THE PROBLEM: In the data below, find the line that contains "Name the natural" and the line that contains "4. a linear integrating factor". Copy both, plus every line between them, exactly.

PROVIDED RECORDS:
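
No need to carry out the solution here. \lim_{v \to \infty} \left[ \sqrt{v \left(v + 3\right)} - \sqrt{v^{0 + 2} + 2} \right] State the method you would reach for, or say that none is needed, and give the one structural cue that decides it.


Verdict: conjugate multiplication — infinity minus infinity with a radical in play — multiply by the conjugate so the divergences of \sqrt{v \left(v + 3\right)} and \sqrt{v^{0 + 2} + 2} annihilate.


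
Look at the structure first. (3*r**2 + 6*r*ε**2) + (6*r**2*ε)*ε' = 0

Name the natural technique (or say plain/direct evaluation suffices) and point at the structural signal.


Method: the exact-equation method — 3*r**2 + 6*r*ε**2 and 6*r**2*ε pass the exactness check on the nose, so no integrating factor in r or ε is needed at all.


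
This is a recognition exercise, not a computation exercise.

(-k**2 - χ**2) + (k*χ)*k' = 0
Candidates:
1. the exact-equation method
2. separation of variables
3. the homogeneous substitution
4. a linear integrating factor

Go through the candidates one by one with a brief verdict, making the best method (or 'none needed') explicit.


Technique: the homogeneous substitution — the slope's numerator and denominator share total degree; set v = k/χ and the equation drops to separable form. A Bernoulli rewrite works here as the equation stands — the homogeneous substitution is the more immediate reading.
- the exact-equation method: the mixed-partials test fails on this split — it is not an exact differential as presented.
- separation of variables: the two dependences are entangled, not a clean product of one-variable pieces.
- the homogeneous substitution: yes, a natural case for it.
- a linear integrating factor — the unknown enters nonlinearly (through a power, a denominator, or a transcendental function), which the linear integrating-factor recipe cannot absorb as-is — any repair would come from a preliminary substitution, not the factor.


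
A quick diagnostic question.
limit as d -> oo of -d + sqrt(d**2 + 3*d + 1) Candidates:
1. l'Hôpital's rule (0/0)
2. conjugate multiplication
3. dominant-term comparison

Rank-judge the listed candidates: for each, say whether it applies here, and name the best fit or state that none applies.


Technique: conjugate multiplication — neither sqrt(d**2 + 3*d + 1) nor d converges alone, so rewrite their difference as a conjugate-rationalized quotient first.
- l'Hôpital's rule (0/0): substitution produces ∞ − ∞ rather than a vanishing quotient; the rule needs a 0/0 ratio to act on.
- conjugate multiplication: yes — fits the structure here.
- dominant-term comparison — no dominant power emerges to decide the limit by degree comparison.


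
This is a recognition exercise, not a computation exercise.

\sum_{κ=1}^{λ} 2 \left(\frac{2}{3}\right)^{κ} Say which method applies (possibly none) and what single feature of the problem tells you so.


Method: the geometric series formula — the ratio of consecutive terms is the constant \frac{2}{3}, independent of the index — a geometric sum.


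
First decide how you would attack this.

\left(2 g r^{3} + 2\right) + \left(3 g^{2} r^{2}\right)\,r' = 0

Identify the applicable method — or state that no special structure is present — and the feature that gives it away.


Diagnosis: the exact-equation method — checking ∂/∂r of 2 g r^{3} + 2 against ∂/∂g of 3 g^{2} r^{2}: they match — the equation is exact as it stands.


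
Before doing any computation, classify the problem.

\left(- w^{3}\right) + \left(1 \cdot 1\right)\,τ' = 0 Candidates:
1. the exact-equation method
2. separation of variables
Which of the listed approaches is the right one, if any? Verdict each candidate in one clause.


Technique: no special technique — the slope is a pure function of w; integrate both sides and be done.
- the exact-equation method — with the unknown absent from both coefficients, the cross-partial test holds emptily — nothing for the exact method to work on.
- separation of variables — with no unknown in the slope, separating variables is a formality — the equation integrates directly.


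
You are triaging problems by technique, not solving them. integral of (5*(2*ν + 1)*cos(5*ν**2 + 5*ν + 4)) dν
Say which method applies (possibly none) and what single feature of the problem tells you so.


Technique: u-substitution — collected, the integrand has one factor that is, up to a constant, the derivative of an inner expression the rest depends on — substitute for that inner expression.


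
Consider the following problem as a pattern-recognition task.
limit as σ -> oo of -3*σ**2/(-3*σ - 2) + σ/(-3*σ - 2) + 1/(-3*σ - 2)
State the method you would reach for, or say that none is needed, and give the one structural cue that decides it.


Diagnosis: dominant-term comparison — divide by the highest power of σ present: lower-order terms vanish and the dominant ratio remains. As a single quotient, the ∞/∞ shape would yield to repeated differentiation as well — the growth comparison gets there in one look.


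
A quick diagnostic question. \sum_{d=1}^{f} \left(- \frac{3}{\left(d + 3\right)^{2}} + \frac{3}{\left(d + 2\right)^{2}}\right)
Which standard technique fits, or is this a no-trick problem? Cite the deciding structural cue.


Best approach: telescoping — the piece each term subtracts is \frac{3}{\left(d + 2\right)^{2}} advanced by one index, and it reappears with a plus sign leading the following term — the sum collapses to its boundary terms.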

FINISHED TASK:
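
Name the natural technique (or say plain/direct evaluation suffices) and point at the structural signal.


Method: the exact-equation method — 3*r**2 + 6*r*ε**2 and 6*r**2*ε pass the exactness check on the nose, so no integrating factor in r or ε is needed at all.


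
This is a recognition exercise, not a computation exercise.

(-k**2 - χ**2) + (k*χ)*k' = 0
Candidates:
1. the exact-equation method
2. separation of variables
3. the homogeneous substitution
4. a linear integrating factor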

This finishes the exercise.